▸ Your objective: Output every record precisely.

▸ Exercise materials:
§ §
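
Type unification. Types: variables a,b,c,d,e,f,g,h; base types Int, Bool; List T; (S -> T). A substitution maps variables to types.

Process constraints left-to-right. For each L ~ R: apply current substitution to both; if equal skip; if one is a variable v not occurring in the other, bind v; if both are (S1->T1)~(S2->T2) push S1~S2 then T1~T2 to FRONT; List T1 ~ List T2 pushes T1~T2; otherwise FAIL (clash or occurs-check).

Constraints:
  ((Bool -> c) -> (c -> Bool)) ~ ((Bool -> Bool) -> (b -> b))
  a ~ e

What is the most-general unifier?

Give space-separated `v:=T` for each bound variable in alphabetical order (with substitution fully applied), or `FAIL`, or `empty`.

Answer: a:=e b:=Bool c:=Bool

Derivation:
step 1: unify ((Bool -> c) -> (c -> Bool)) ~ ((Bool -> Bool) -> (b -> b))  [subst: {-} | 1 pending]
  -> decompose arrow: push (Bool -> c)~(Bool -> Bool), (c -> Bool)~(b -> b)
step 2: unify (Bool -> c) ~ (Bool -> Bool)  [subst: {-} | 2 pending]
  -> decompose arrow: push Bool~Bool, c~Bool
step 3: unify Bool ~ Bool  [subst: {-} | 3 pending]
  -> identical, skip
step 4: unify c ~ Bool  [subst: {-} | 2 pending]
  bind c := Bool
step 5: unify (Bool -> Bool) ~ (b -> b)  [subst: {c:=Bool} | 1 pending]
  -> decompose arrow: push Bool~b, Bool~b
step 6: unify Bool ~ b  [subst: {c:=Bool} | 2 pending]
  bind b := Bool
step 7: unify Bool ~ Bool  [subst: {c:=Bool, b:=Bool} | 1 pending]
  -> identical, skip
step 8: unify a ~ e  [subst: {c:=Bool, b:=Bool} | 0 pending]
  bind a := e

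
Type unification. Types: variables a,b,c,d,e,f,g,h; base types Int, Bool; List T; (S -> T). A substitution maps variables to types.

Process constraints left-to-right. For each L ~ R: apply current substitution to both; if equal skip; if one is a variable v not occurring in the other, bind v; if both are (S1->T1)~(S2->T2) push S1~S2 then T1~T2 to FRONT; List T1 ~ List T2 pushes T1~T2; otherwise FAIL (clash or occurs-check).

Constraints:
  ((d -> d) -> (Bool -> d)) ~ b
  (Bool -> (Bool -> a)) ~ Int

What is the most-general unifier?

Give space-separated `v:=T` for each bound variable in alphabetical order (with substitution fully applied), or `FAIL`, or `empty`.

Answer: FAIL

Derivation:
step 1: unify ((d -> d) -> (Bool -> d)) ~ b  [subst: {-} | 1 pending]
  bind b := ((d -> d) -> (Bool -> d))
step 2: unify (Bool -> (Bool -> a)) ~ Int  [subst: {b:=((d -> d) -> (Bool -> d))} | 0 pending]
  clash: (Bool -> (Bool -> a)) vs Int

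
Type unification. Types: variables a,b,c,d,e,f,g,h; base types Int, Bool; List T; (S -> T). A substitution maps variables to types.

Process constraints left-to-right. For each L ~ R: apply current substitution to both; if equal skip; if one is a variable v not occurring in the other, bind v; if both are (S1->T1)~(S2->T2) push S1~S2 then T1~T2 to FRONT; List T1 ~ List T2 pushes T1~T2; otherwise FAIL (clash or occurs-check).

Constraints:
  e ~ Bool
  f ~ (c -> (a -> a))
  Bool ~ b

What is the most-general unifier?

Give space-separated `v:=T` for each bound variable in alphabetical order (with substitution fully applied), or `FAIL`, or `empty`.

Answer: b:=Bool e:=Bool f:=(c -> (a -> a))

Derivation:
step 1: unify e ~ Bool  [subst: {-} | 2 pending]
  bind e := Bool
step 2: unify f ~ (c -> (a -> a))  [subst: {e:=Bool} | 1 pending]
  bind f := (c -> (a -> a))
step 3: unify Bool ~ b  [subst: {e:=Bool, f:=(c -> (a -> a))} | 0 pending]
  bind b := Bool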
§ §
▸ Answer box:
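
Type unification. Types: variables a,b,c,d,e,f,g,h; base types Int, Bool; List T; (S -> T). A substitution maps variables to types.

Process constraints left-to-right. For each L ~ R: apply current substitution to both; if equal skip; if one is a variable v not occurring in the other, bind v; if both are (S1->T1)~(S2->T2) push S1~S2 then T1~T2 to FRONT; List T1 ~ List T2 pushes T1~T2; otherwise FAIL (clash or occurs-check).

Constraints:
  ((Bool -> c) -> (c -> Bool)) ~ ((Bool -> Bool) -> (b -> b))
  a ~ e

What is the most-general unifier?

Give space-separated `v:=T` for each bound variable in alphabetical order (with substitution fully applied), or `FAIL`, or `empty`.

Answer: a:=e b:=Bool c:=Bool

Derivation:
step 1: unify ((Bool -> c) -> (c -> Bool)) ~ ((Bool -> Bool) -> (b -> b))  [subst: {-} | 1 pending]
  -> decompose arrow: push (Bool -> c)~(Bool -> Bool), (c -> Bool)~(b -> b)
step 2: unify (Bool -> c) ~ (Bool -> Bool)  [subst: {-} | 2 pending]
  -> decompose arrow: push Bool~Bool, c~Bool
step 3: unify Bool ~ Bool  [subst: {-} | 3 pending]
  -> identical, skip
step 4: unify c ~ Bool  [subst: {-} | 2 pending]
  bind c := Bool
step 5: unify (Bool -> Bool) ~ (b -> b)  [subst: {c:=Bool} | 1 pending]
  -> decompose arrow: push Bool~b, Bool~b
step 6: unify Bool ~ b  [subst: {c:=Bool} | 2 pending]
  bind b := Bool
step 7: unify Bool ~ Bool  [subst: {c:=Bool, b:=Bool} | 1 pending]
  -> identical, skip
step 8: unify a ~ e  [subst: {c:=Bool, b:=Bool} | 0 pending]
  bind a := e

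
Type unification. Types: variables a,b,c,d,e,f,g,h; base types Int, Bool; List T; (S -> T). A substitution maps variables to types.

Process constraints left-to-right. For each L ~ R: apply current substitution to both; if equal skip; if one is a variable v not occurring in the other, bind v; if both are (S1->T1)~(S2->T2) push S1~S2 then T1~T2 to FRONT; List T1 ~ List T2 pushes T1~T2; otherwise FAIL (clash or occurs-check).

Constraints:
  ((d -> d) -> (Bool -> d)) ~ b
  (Bool -> (Bool -> a)) ~ Int

What is the most-general unifier?

Give space-separated `v:=T` for each bound variable in alphabetical order (with substitution fully applied), or `FAIL`, or `empty`.

Answer: FAIL

Derivation:
step 1: unify ((d -> d) -> (Bool -> d)) ~ b  [subst: {-} | 1 pending]
  bind b := ((d -> d) -> (Bool -> d))
step 2: unify (Bool -> (Bool -> a)) ~ Int  [subst: {b:=((d -> d) -> (Bool -> d))} | 0 pending]
  clash: (Bool -> (Bool -> a)) vs Int

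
Type unification. Types: variables a,b,c,d,e,f,g,h; base types Int, Bool; List T; (S -> T). A substitution maps variables to types.

Process constraints left-to-right. For each L ~ R: apply current substitution to both; if equal skip; if one is a variable v not occurring in the other, bind v; if both are (S1->T1)~(S2->T2) push S1~S2 then T1~T2 to FRONT; List T1 ~ List T2 pushes T1~T2; otherwise FAIL (clash or occurs-check).

Constraints:
  e ~ Bool
  f ~ (c -> (a -> a))
  Bool ~ b

What is the most-general unifier?

Give space-separated `v:=T` for each bound variable in alphabetical order (with substitution fully applied), or `FAIL`, or `empty`.

Answer: b:=Bool e:=Bool f:=(c -> (a -> a))

Derivation:
step 1: unify e ~ Bool  [subst: {-} | 2 pending]
  bind e := Bool
step 2: unify f ~ (c -> (a -> a))  [subst: {e:=Bool} | 1 pending]
  bind f := (c -> (a -> a))
step 3: unify Bool ~ b  [subst: {e:=Bool, f:=(c -> (a -> a))} | 0 pending]
  bind b := Bool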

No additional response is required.